* **ACTIVITY**
In the records below, find the line containing "r3, r1, #34". Restate it and all the lines after it exactly, and omit the rest.

Dataset excerpts:
----------------------------------------

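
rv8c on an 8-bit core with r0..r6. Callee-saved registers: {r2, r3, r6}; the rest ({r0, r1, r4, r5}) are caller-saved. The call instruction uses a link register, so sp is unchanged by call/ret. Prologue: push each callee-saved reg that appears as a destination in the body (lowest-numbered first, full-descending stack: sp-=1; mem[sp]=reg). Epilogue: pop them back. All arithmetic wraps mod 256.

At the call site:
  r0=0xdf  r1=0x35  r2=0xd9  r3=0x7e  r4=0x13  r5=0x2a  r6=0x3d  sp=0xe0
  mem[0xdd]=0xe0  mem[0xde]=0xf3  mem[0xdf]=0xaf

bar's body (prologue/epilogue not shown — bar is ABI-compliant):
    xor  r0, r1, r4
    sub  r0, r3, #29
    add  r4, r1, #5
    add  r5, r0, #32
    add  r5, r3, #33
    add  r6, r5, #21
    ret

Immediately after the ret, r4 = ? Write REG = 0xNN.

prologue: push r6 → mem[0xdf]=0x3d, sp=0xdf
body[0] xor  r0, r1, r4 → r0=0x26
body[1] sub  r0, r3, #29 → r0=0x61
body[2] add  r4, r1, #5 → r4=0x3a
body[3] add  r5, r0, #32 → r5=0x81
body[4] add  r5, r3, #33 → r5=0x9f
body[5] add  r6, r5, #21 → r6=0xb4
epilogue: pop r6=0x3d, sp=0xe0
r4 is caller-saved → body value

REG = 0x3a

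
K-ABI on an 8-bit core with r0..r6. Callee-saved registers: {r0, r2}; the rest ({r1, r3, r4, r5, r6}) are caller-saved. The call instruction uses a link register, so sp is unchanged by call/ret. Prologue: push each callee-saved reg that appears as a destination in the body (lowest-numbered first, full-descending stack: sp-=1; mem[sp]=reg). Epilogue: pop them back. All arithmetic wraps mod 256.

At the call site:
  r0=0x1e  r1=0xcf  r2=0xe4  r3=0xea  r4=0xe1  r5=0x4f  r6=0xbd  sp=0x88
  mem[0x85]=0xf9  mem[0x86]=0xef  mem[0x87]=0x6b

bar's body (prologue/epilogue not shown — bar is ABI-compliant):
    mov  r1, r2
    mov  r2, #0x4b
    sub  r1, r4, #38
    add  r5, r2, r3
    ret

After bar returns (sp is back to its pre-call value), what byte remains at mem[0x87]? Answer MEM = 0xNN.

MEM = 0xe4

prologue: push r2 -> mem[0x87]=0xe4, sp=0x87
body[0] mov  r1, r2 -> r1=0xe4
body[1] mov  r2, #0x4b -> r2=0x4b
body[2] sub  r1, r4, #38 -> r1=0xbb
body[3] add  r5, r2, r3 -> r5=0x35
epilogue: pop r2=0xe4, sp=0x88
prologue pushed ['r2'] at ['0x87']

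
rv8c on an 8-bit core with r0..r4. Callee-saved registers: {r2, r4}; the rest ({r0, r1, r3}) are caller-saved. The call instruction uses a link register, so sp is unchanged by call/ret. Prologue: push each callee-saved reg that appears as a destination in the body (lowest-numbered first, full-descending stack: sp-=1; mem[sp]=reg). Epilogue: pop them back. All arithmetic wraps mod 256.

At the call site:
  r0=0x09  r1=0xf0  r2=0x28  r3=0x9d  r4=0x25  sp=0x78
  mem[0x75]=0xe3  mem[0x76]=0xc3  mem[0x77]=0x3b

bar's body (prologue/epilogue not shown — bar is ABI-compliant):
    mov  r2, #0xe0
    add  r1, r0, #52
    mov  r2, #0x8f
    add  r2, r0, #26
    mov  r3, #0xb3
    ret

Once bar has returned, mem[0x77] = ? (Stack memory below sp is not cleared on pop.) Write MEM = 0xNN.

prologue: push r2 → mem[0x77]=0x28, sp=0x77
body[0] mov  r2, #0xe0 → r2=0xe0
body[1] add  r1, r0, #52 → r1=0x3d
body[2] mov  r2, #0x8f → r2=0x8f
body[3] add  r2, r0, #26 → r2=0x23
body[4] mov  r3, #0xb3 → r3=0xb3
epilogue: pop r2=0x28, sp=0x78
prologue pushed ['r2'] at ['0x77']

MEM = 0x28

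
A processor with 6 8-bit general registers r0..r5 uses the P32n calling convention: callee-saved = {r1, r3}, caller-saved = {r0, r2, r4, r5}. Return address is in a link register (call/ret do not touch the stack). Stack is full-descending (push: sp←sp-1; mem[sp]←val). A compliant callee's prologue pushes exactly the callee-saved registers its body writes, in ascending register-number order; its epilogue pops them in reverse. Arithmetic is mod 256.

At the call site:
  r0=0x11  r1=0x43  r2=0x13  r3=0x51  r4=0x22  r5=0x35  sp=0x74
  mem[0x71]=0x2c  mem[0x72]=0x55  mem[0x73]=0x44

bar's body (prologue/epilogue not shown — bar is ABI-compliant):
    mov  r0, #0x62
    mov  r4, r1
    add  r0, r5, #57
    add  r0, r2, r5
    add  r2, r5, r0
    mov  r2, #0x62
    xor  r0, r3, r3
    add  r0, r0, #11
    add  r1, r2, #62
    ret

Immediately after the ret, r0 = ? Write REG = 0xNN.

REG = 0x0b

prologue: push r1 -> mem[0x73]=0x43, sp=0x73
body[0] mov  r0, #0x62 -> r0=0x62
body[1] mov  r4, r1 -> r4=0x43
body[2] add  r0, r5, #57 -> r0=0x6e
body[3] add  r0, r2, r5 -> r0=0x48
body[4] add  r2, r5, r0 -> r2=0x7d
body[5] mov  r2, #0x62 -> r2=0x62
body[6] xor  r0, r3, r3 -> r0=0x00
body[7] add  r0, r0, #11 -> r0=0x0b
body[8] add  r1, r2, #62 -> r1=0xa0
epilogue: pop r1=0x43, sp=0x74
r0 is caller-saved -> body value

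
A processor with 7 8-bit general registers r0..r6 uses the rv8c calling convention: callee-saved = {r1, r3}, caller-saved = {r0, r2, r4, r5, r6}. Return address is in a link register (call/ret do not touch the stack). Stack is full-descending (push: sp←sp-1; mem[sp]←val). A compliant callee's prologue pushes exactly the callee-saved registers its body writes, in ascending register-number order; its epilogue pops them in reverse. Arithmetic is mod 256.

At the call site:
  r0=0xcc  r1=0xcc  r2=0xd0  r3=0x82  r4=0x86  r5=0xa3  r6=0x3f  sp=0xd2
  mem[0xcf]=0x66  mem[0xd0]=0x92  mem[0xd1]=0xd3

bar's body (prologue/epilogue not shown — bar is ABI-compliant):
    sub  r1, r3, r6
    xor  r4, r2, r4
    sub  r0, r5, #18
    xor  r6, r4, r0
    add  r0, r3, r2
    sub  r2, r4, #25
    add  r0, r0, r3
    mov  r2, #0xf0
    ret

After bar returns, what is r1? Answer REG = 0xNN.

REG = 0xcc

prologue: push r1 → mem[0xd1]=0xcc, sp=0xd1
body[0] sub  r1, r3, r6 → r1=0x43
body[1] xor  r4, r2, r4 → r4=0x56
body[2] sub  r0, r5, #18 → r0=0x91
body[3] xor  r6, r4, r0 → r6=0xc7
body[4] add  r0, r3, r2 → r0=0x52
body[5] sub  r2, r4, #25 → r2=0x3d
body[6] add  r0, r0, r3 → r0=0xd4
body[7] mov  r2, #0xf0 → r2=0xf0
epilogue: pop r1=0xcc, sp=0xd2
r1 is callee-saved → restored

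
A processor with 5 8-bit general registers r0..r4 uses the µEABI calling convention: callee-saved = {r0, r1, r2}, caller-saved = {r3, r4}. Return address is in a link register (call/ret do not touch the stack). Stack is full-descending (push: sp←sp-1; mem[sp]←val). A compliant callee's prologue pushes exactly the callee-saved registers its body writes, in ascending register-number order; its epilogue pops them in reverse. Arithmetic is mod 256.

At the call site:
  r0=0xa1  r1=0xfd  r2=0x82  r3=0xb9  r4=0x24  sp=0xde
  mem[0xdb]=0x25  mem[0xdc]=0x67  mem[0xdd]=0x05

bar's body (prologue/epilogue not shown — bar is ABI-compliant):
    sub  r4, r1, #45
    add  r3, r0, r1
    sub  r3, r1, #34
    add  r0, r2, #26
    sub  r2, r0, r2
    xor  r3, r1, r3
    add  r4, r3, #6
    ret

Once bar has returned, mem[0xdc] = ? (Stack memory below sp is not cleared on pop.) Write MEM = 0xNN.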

----------------------------------------

* **ANSWER AREA**
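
    sub  r3, r1, #34
    add  r0, r2, #26
    sub  r2, r0, r2
    xor  r3, r1, r3
    add  r4, r3, #6
    ret

Once bar has returned, mem[0xdc] = ? (Stack memory below sp is not cleared on pop.) Write MEM = 0xNN.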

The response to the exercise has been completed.